TASK REQUIREMENTS = Would you please copy every line from the records that contains the word "Answer"?

DATA FOR THIS EXERCISE =
- Opening Delimiter -
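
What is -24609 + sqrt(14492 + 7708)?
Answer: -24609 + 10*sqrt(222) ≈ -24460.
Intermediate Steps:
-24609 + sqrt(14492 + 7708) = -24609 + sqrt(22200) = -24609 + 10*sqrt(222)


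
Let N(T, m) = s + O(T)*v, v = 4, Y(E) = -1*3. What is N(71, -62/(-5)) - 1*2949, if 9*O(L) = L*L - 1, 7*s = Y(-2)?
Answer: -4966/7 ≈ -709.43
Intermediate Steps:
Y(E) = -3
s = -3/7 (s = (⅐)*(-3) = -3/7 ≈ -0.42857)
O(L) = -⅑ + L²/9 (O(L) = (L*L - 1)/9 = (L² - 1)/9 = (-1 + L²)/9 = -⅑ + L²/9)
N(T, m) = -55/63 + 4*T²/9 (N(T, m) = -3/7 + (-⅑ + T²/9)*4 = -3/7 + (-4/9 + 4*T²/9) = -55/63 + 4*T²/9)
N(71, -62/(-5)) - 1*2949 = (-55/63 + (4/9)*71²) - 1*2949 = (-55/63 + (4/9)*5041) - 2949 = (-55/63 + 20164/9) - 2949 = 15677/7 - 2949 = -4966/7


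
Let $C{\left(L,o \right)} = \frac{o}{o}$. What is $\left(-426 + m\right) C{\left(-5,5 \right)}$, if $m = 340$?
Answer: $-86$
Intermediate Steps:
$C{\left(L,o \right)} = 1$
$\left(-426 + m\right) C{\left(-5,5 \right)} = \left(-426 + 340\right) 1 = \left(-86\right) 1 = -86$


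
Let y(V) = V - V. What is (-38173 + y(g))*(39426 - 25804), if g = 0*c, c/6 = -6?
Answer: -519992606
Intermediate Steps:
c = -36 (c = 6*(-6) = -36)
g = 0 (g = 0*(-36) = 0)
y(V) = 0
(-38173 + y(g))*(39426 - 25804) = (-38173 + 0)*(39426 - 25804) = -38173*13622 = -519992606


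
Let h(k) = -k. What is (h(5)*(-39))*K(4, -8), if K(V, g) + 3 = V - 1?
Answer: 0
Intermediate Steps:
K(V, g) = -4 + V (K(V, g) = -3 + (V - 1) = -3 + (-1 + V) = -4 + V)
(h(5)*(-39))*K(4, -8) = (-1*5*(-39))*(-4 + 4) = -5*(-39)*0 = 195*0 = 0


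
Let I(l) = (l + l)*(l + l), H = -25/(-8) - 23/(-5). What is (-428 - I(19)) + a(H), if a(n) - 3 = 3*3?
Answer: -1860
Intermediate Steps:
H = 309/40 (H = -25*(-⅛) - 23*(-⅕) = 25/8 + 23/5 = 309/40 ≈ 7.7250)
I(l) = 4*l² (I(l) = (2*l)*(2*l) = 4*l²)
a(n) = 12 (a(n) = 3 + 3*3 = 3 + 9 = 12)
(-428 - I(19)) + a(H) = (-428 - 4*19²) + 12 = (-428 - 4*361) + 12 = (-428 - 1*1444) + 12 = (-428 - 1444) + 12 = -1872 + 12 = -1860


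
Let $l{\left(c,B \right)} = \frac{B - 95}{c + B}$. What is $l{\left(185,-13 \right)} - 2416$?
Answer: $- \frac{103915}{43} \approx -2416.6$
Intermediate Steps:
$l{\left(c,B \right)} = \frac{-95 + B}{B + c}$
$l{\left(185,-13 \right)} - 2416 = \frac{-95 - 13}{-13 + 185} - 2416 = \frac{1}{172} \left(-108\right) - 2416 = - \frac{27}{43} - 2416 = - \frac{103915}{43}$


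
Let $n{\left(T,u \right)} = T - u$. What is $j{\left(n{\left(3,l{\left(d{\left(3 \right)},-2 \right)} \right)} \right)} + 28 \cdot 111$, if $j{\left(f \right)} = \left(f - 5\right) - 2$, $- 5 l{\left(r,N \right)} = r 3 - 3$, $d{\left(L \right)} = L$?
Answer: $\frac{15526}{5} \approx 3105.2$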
- Closing Delimiter -
WRITTEN SOLUTION =
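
Answer: -24609 + 10*sqrt(222) ≈ -24460.
Answer: -4966/7 ≈ -709.43
Answer: $-86$
Answer: -519992606
Answer: 0
Answer: -1860
Answer: $- \frac{103915}{43} \approx -2416.6$
Answer: $\frac{15526}{5} \approx 3105.2$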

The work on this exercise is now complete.